[Saved entries]
####################

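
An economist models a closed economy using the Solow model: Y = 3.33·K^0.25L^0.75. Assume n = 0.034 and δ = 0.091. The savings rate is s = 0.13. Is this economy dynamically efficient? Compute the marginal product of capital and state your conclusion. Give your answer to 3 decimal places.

dynamically efficient; MPK ≈ 0.240

Capital per worker breaks even when investment replaces (n + δ)·k; here n + δ = 0.125.
Steady-state k*: s·A·k^0.25 = 0.125·k gives k* = (0.13·3.33/0.125)^(1/0.75) ≈ 5.2397.
MPK = 0.25·3.33·5.2397^(-0.75) ≈ 0.2404.
MPK > n+δ = 0.125, so the economy is dynamically efficient (under-saving).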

####################

Activity - Copy every entry exactly, leaving nothing out.

Answer to the problem -
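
An economist models a closed economy using the Solow model: Y = 3.33·K^0.25L^0.75. Assume n = 0.034 and δ = 0.091. The savings rate is s = 0.13. Is this economy dynamically efficient? Compute the marginal product of capital and state your conclusion. Give your answer to 3 decimal places.

dynamically efficient; MPK ≈ 0.240

Capital per worker breaks even when investment replaces (n + δ)·k; here n + δ = 0.125.
Steady-state k*: s·A·k^0.25 = 0.125·k gives k* = (0.13·3.33/0.125)^(1/0.75) ≈ 5.2397.
MPK = 0.25·3.33·5.2397^(-0.75) ≈ 0.2404.
MPK > n+δ = 0.125, so the economy is dynamically efficient (under-saving).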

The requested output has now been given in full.